**TASK DESCRIPTION:** Scan the records for "Consider". Report each line that includes it.

[Dataset entries]
══════════

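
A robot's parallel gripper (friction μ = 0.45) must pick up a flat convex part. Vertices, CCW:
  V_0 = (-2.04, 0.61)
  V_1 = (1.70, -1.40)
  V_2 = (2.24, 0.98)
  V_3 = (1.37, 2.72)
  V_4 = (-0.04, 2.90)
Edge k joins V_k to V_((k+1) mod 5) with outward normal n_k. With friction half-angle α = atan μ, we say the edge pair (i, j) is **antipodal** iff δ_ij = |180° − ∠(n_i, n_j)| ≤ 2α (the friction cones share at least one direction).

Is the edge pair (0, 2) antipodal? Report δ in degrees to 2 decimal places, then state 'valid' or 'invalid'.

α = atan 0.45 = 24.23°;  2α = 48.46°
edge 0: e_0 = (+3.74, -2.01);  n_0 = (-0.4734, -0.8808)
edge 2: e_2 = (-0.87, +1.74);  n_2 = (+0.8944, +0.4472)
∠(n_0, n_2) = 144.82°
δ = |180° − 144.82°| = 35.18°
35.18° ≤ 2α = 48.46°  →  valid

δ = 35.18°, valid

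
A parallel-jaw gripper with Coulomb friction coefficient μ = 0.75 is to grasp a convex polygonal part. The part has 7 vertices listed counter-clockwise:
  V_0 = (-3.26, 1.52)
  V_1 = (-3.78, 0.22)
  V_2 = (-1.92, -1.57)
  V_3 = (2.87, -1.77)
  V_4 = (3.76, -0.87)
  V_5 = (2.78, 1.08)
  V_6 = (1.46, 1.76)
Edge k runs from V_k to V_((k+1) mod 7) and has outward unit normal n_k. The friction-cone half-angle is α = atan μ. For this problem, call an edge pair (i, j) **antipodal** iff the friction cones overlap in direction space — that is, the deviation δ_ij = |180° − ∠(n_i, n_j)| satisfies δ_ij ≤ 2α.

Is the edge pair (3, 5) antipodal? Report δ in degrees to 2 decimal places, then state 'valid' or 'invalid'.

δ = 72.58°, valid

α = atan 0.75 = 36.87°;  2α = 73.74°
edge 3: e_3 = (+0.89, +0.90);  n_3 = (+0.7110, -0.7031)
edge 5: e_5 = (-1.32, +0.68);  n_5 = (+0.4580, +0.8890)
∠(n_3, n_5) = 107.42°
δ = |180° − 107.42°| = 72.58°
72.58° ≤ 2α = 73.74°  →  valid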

══════════

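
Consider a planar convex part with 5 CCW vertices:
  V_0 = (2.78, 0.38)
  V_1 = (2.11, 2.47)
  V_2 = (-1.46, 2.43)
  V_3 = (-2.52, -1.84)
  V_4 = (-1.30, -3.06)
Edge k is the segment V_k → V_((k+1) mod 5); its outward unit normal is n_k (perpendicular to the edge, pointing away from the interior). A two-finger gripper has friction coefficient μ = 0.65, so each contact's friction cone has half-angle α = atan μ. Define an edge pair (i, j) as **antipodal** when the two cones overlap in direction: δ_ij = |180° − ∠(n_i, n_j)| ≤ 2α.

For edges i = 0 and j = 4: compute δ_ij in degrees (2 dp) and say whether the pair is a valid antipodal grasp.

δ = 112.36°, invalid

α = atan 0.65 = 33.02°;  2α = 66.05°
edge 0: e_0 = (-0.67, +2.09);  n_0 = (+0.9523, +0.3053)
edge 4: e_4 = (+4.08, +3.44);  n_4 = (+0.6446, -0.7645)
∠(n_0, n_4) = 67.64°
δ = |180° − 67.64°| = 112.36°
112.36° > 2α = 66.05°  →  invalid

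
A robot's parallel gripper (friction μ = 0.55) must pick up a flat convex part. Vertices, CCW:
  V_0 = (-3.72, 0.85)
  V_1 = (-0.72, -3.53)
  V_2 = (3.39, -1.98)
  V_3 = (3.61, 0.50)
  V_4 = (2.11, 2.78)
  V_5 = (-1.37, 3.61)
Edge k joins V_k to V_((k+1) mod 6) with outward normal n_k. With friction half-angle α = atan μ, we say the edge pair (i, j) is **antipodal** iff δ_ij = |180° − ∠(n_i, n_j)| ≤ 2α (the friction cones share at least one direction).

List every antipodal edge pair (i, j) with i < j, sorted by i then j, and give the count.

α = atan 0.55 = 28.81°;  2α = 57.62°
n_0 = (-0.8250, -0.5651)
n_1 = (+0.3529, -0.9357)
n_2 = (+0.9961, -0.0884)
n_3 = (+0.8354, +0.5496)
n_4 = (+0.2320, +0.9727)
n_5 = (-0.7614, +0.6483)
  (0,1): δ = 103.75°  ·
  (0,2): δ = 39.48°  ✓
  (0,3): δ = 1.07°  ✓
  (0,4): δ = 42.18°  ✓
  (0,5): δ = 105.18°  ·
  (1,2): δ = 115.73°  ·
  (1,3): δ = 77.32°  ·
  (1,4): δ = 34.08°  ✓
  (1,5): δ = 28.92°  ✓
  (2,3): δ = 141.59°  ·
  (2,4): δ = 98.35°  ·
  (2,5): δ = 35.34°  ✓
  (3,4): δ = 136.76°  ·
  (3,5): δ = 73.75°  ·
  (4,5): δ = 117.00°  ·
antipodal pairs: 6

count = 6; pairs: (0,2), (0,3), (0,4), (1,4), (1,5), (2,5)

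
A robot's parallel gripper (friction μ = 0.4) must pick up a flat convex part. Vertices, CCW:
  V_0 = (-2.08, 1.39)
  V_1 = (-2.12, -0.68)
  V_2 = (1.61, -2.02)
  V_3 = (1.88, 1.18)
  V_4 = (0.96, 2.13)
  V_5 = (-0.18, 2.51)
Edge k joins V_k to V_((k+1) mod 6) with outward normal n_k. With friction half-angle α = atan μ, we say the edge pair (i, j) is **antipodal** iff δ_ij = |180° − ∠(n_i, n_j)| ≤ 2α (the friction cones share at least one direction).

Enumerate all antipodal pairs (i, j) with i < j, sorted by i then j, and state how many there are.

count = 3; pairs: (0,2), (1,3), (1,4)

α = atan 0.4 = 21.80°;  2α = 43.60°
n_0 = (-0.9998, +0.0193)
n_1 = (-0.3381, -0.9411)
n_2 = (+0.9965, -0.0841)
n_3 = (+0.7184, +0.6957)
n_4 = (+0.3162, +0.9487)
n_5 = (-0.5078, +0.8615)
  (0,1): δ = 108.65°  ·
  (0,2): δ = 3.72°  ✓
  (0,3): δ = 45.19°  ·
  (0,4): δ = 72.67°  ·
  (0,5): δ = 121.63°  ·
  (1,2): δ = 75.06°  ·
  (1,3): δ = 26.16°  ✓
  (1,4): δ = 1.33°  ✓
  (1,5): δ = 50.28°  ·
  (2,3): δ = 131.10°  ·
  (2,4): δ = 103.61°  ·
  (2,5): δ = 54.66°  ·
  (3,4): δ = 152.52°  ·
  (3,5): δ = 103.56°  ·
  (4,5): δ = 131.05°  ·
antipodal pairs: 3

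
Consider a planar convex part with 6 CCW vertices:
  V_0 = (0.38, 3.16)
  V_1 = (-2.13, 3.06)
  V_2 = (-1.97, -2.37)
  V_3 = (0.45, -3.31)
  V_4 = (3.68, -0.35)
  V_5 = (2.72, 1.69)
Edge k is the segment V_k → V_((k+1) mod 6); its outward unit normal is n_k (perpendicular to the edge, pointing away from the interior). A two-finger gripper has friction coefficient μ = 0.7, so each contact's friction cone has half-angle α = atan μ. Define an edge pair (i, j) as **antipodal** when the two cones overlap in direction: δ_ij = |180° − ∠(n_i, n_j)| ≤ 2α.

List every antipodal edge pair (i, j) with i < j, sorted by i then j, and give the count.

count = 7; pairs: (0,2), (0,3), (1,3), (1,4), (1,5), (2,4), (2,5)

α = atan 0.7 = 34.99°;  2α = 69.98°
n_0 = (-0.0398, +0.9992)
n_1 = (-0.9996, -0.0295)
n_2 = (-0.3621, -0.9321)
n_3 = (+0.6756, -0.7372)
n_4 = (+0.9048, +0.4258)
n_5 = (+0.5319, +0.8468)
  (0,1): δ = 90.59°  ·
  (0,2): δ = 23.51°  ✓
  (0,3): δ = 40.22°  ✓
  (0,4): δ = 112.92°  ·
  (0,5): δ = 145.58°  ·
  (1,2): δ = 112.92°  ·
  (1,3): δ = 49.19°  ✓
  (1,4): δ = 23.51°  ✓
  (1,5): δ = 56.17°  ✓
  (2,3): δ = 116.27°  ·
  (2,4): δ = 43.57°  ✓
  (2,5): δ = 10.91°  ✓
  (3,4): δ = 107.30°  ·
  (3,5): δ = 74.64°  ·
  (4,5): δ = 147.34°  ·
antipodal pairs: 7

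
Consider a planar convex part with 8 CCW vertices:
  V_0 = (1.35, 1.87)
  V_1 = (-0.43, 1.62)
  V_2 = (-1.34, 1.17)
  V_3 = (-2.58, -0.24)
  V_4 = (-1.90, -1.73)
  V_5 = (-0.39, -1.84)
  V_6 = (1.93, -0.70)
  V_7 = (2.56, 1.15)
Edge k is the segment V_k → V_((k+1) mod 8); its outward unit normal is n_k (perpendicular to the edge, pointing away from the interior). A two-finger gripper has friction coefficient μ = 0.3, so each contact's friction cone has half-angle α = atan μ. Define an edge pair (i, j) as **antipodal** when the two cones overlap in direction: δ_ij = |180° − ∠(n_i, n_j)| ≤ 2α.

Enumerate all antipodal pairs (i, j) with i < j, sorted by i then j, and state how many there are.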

══════════

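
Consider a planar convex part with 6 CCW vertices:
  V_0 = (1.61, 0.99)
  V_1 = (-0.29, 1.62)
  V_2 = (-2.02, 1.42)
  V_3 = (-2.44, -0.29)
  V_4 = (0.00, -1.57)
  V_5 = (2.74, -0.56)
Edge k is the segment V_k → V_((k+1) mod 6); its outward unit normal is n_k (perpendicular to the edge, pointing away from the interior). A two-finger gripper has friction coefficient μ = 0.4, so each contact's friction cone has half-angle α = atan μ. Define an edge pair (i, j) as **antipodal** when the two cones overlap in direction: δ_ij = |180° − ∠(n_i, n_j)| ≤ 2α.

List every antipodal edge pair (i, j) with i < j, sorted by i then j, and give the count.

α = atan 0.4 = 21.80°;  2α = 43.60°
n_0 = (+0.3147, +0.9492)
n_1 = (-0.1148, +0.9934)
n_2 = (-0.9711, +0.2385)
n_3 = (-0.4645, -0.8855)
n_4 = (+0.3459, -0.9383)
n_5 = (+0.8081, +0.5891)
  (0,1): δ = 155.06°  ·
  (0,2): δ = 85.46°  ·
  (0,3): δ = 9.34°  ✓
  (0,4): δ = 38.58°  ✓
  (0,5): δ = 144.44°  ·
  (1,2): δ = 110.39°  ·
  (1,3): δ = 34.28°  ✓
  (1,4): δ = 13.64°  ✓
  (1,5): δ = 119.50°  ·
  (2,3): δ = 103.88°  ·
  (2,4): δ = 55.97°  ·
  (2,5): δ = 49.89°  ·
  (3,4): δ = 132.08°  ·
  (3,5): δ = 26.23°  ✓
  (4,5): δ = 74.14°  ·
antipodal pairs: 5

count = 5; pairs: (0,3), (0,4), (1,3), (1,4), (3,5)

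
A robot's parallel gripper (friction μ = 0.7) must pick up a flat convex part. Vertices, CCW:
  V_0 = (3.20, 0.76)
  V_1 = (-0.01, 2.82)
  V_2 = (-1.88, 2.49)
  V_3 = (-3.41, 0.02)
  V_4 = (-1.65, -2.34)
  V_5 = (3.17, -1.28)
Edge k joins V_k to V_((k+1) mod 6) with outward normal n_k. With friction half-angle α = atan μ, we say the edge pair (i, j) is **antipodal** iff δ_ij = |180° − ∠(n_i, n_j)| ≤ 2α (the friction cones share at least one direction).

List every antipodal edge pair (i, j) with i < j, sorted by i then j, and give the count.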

══════════

**RESULT OF THE TASK:**
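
Consider a planar convex part with 5 CCW vertices:
Consider a planar convex part with 6 CCW vertices:
Consider a planar convex part with 8 CCW vertices:
Consider a planar convex part with 6 CCW vertices: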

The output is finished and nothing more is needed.